## Problem details
In the data below, find the line that contains "Coresta applies the" and the line that contains "90.89 — Olive oil: Free". Copy both, plus every line between them, exactly.

## Data supplied
——

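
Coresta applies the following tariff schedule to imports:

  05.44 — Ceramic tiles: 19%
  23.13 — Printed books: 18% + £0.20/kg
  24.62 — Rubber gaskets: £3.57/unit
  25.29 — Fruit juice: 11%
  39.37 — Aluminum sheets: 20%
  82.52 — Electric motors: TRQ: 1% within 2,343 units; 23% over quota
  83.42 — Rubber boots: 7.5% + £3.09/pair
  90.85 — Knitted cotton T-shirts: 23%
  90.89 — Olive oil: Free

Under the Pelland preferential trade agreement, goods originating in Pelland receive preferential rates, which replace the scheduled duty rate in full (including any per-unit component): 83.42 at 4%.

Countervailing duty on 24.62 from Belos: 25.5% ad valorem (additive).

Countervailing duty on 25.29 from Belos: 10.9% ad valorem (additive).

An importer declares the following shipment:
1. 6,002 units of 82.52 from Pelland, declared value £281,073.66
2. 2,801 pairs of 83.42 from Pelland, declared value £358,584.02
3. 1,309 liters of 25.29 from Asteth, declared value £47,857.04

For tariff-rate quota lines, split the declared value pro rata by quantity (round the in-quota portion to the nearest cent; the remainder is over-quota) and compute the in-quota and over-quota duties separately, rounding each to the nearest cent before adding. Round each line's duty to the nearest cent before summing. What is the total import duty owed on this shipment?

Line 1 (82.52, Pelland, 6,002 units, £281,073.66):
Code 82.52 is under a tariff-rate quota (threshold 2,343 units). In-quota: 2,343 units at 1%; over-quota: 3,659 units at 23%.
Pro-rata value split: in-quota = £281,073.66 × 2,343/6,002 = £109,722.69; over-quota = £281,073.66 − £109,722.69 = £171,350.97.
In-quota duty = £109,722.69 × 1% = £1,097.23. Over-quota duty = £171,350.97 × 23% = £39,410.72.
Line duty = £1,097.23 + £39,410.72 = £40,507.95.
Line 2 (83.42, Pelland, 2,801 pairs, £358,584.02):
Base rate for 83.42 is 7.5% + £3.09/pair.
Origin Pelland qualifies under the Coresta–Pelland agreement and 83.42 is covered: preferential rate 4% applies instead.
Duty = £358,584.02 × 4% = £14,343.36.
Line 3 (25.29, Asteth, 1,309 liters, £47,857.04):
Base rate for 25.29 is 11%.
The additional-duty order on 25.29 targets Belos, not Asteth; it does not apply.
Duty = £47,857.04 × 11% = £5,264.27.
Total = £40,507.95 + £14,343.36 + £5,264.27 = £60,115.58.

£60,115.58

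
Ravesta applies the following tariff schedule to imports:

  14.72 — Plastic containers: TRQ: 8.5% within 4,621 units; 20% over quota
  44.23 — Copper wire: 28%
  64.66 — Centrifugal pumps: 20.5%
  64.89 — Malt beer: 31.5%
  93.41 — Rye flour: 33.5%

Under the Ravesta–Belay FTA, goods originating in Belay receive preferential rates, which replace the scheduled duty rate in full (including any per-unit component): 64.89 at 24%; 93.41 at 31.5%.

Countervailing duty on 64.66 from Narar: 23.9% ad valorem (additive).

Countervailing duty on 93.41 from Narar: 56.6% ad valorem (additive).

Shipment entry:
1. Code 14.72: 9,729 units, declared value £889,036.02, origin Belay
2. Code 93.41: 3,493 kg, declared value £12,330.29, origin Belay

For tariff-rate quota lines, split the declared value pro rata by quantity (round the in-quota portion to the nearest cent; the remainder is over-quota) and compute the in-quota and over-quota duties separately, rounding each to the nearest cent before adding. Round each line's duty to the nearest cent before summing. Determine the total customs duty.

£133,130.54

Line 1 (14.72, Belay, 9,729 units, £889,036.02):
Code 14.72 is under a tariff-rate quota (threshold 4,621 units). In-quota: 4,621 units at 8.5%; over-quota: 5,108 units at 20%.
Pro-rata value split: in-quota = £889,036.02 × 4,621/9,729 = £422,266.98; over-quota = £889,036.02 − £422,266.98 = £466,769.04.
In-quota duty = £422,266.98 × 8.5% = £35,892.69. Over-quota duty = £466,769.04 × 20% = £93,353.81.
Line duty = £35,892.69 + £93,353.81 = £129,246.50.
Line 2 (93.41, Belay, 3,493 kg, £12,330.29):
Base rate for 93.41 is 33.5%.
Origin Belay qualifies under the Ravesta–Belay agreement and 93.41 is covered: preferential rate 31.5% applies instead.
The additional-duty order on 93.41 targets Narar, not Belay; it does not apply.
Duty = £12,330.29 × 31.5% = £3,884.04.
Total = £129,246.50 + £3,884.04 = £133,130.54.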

——

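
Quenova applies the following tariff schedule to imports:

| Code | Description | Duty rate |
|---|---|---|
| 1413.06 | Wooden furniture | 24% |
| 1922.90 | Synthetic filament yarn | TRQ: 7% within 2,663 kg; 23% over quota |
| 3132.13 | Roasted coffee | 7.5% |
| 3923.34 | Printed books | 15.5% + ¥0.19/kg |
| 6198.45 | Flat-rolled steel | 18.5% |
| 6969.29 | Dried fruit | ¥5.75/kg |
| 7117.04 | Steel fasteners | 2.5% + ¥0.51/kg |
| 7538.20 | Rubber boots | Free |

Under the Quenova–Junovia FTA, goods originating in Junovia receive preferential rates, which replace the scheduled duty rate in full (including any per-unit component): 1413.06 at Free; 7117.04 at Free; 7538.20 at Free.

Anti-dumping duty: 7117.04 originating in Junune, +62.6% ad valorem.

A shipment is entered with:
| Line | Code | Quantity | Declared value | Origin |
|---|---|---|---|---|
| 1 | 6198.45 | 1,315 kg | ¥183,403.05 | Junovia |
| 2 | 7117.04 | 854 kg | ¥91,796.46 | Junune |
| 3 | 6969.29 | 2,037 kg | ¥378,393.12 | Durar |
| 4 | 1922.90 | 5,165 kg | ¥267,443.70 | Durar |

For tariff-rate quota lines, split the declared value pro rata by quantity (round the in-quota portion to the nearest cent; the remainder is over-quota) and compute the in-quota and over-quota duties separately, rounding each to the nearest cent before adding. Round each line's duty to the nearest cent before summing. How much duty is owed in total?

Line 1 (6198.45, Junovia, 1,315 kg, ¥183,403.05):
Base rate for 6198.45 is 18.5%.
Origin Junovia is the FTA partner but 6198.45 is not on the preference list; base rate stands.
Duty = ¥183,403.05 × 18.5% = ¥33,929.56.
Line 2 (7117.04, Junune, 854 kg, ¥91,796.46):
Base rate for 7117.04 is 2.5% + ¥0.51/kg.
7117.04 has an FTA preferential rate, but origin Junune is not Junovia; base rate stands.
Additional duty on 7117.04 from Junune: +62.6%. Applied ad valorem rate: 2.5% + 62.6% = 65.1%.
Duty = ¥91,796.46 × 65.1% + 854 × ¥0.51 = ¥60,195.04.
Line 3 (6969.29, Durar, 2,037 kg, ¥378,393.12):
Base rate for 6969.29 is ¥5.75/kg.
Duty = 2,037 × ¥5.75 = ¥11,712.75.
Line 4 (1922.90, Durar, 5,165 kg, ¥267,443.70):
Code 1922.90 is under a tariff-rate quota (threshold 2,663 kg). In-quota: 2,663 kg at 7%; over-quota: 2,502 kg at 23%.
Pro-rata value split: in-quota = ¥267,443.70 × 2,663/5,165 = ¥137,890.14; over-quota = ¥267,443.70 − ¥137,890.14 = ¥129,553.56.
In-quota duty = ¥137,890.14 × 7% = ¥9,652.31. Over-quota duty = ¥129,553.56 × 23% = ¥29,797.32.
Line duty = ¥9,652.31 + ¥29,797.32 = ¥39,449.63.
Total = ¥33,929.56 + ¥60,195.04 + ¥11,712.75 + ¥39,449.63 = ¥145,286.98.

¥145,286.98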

——

## Written response
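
Coresta applies the following tariff schedule to imports:

  05.44 — Ceramic tiles: 19%
  23.13 — Printed books: 18% + £0.20/kg
  24.62 — Rubber gaskets: £3.57/unit
  25.29 — Fruit juice: 11%
  39.37 — Aluminum sheets: 20%
  82.52 — Electric motors: TRQ: 1% within 2,343 units; 23% over quota
  83.42 — Rubber boots: 7.5% + £3.09/pair
  90.85 — Knitted cotton T-shirts: 23%
  90.89 — Olive oil: Free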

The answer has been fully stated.